● What is needed: Up to and including the line with "2023-09-25 02:18 UTC", reproduce the listing below exactly, beginning at its first line.

● Records:
___

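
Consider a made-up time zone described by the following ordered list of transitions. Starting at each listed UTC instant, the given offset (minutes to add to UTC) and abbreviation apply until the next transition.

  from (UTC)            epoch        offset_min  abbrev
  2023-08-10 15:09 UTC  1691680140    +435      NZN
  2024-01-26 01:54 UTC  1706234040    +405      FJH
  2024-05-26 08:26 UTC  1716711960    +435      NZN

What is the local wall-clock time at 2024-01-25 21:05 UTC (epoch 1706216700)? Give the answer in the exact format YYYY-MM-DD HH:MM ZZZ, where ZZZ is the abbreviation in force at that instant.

Query: 2024-01-25 21:05 UTC
Rule 1/3 (NZN, +07:15): 2023-08-10 15:09 UTC ≤ query < 2024-01-26 01:54 UTC
21·60 + 5 + 435 = 1700 min
1700 = 1·1440 + 260; 260 = 4·60 + 20 → 04:20, 2024-01-25 + 1 day = 2024-01-26
→ 2024-01-26 04:20 NZN

2024-01-26 04:20 NZN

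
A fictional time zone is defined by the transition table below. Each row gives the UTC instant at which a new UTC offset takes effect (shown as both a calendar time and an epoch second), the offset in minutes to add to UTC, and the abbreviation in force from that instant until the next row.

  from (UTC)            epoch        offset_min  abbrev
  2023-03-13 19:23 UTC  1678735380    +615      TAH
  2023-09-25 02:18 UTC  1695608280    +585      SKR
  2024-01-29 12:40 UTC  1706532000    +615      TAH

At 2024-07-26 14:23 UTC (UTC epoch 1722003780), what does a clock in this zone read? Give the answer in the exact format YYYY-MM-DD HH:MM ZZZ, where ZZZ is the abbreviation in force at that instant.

2024-07-27 00:38 TAH

Query: 2024-07-26 14:23 UTC
Rule 3/3 (TAH, +10:15): 2024-01-29 12:40 UTC ≤ query < +∞
14·60 + 23 + 615 = 1478 min
1478 = 1·1440 + 38; 38 = 0·60 + 38 → 00:38, 2024-07-26 + 1 day = 2024-07-27
→ 2024-07-27 00:38 TAH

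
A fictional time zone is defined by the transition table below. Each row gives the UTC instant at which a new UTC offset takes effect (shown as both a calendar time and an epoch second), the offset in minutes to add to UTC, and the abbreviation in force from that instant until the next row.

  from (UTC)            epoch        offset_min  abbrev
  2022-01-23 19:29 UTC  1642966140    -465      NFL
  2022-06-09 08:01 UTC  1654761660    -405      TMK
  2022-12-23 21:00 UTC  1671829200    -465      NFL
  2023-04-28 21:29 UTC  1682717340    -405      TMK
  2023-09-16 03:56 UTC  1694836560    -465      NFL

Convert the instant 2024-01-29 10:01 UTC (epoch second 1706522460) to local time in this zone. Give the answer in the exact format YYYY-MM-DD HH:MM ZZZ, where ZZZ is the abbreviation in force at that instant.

2024-01-29 02:16 NFL

Query: 2024-01-29 10:01 UTC
Rule 5/5 (NFL, -07:45): 2023-09-16 03:56 UTC ≤ query < +∞
10·60 + 1 - 465 = 136 min
136 = 0·1440 + 136; 136 = 2·60 + 16 → 02:16, same day
→ 2024-01-29 02:16 NFL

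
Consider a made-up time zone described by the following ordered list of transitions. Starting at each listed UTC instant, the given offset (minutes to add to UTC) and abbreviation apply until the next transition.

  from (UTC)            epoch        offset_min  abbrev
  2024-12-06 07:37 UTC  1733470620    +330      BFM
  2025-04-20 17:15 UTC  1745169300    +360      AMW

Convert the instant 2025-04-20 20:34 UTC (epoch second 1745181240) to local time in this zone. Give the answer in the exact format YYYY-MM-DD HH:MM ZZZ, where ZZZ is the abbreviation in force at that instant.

2025-04-21 02:34 AMW

Query: 2025-04-20 20:34 UTC
Rule 2/2 (AMW, +06:00): 2025-04-20 17:15 UTC ≤ query < +∞
20·60 + 34 + 360 = 1594 min
1594 = 1·1440 + 154; 154 = 2·60 + 34 → 02:34, 2025-04-20 + 1 day = 2025-04-21
→ 2025-04-21 02:34 AMW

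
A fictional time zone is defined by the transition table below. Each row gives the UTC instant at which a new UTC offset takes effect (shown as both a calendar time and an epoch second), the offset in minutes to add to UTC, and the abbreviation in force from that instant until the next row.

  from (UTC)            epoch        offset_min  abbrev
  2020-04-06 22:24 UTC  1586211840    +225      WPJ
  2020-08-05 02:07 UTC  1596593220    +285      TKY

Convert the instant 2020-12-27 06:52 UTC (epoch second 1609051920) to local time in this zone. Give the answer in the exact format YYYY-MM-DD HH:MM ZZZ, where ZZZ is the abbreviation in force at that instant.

Query: 2020-12-27 06:52 UTC
Rule 2/2 (TKY, +04:45): 2020-08-05 02:07 UTC ≤ query < +∞
6·60 + 52 + 285 = 697 min
697 = 0·1440 + 697; 697 = 11·60 + 37 → 11:37, same day
→ 2020-12-27 11:37 TKY

2020-12-27 11:37 TKY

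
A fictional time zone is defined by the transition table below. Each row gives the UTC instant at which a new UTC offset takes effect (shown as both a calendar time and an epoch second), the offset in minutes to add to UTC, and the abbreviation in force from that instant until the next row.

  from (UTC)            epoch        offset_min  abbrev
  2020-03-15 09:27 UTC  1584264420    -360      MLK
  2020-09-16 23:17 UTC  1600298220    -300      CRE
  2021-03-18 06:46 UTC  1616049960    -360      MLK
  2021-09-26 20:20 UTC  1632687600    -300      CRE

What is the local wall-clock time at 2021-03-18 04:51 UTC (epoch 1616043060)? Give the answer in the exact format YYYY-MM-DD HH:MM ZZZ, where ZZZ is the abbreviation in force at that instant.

2021-03-17 23:51 CRE

Query: 2021-03-18 04:51 UTC
Rule 2/4 (CRE, -05:00): 2020-09-16 23:17 UTC ≤ query < 2021-03-18 06:46 UTC
4·60 + 51 - 300 = -9 min
-9 = -1·1440 + 1431; 1431 = 23·60 + 51 → 23:51, 2021-03-18 - 1 day = 2021-03-17
→ 2021-03-17 23:51 CRE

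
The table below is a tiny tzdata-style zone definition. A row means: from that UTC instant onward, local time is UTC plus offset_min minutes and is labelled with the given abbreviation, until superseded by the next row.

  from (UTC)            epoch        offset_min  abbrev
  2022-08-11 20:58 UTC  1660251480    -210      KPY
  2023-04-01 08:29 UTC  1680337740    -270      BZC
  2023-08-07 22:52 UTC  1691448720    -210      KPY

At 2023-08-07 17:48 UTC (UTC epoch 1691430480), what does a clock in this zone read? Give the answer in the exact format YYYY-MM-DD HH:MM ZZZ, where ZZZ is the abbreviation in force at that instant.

Query: 2023-08-07 17:48 UTC
Rule 2/3 (BZC, -04:30): 2023-04-01 08:29 UTC ≤ query < 2023-08-07 22:52 UTC
17·60 + 48 - 270 = 798 min
798 = 0·1440 + 798; 798 = 13·60 + 18 → 13:18, same day
→ 2023-08-07 13:18 BZC

2023-08-07 13:18 BZC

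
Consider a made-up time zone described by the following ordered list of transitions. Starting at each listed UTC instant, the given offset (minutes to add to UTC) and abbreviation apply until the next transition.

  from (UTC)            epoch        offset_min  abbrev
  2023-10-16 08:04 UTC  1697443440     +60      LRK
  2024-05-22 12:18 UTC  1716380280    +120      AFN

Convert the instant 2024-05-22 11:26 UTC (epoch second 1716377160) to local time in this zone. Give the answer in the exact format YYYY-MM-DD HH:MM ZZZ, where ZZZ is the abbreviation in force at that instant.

2024-05-22 12:26 LRK

Query: 2024-05-22 11:26 UTC
Rule 1/2 (LRK, +01:00): 2023-10-16 08:04 UTC ≤ query < 2024-05-22 12:18 UTC
11·60 + 26 + 60 = 746 min
746 = 0·1440 + 746; 746 = 12·60 + 26 → 12:26, same day
→ 2024-05-22 12:26 LRK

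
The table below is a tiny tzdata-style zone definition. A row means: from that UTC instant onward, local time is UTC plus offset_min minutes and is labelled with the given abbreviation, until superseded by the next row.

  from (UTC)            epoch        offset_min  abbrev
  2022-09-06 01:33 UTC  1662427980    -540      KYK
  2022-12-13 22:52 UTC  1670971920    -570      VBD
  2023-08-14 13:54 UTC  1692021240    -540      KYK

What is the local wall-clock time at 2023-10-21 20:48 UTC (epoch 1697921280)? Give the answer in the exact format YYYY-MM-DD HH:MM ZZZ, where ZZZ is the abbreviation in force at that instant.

2023-10-21 11:48 KYK

Query: 2023-10-21 20:48 UTC
Rule 3/3 (KYK, -09:00): 2023-08-14 13:54 UTC ≤ query < +∞
20·60 + 48 - 540 = 708 min
708 = 0·1440 + 708; 708 = 11·60 + 48 → 11:48, same day
→ 2023-10-21 11:48 KYK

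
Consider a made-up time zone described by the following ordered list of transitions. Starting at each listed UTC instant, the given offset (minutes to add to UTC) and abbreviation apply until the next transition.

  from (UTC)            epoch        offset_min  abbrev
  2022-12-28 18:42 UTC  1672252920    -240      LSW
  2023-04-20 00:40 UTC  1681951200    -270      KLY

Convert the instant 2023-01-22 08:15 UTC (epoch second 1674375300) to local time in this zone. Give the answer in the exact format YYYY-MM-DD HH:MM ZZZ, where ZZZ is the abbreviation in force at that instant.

2023-01-22 04:15 LSW

Query: 2023-01-22 08:15 UTC
Rule 1/2 (LSW, -04:00): 2022-12-28 18:42 UTC ≤ query < 2023-04-20 00:40 UTC
8·60 + 15 - 240 = 255 min
255 = 0·1440 + 255; 255 = 4·60 + 15 → 04:15, same day
→ 2023-01-22 04:15 LSW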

___

● Response below:
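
Consider a made-up time zone described by the following ordered list of transitions. Starting at each listed UTC instant, the given offset (minutes to add to UTC) and abbreviation apply until the next transition.

  from (UTC)            epoch        offset_min  abbrev
  2023-08-10 15:09 UTC  1691680140    +435      NZN
  2024-01-26 01:54 UTC  1706234040    +405      FJH
  2024-05-26 08:26 UTC  1716711960    +435      NZN

What is the local wall-clock time at 2024-01-25 21:05 UTC (epoch 1706216700)? Give the answer in the exact format YYYY-MM-DD HH:MM ZZZ, where ZZZ is the abbreviation in force at that instant.

Query: 2024-01-25 21:05 UTC
Rule 1/3 (NZN, +07:15): 2023-08-10 15:09 UTC ≤ query < 2024-01-26 01:54 UTC
21·60 + 5 + 435 = 1700 min
1700 = 1·1440 + 260; 260 = 4·60 + 20 → 04:20, 2024-01-25 + 1 day = 2024-01-26
→ 2024-01-26 04:20 NZN

2024-01-26 04:20 NZN

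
A fictional time zone is defined by the transition table below. Each row gives the UTC instant at which a new UTC offset takes effect (shown as both a calendar time and an epoch second), the offset in minutes to add to UTC, and the abbreviation in force from that instant until the next row.

  from (UTC)            epoch        offset_min  abbrev
  2023-03-13 19:23 UTC  1678735380    +615      TAH
  2023-09-25 02:18 UTC  1695608280    +585      SKR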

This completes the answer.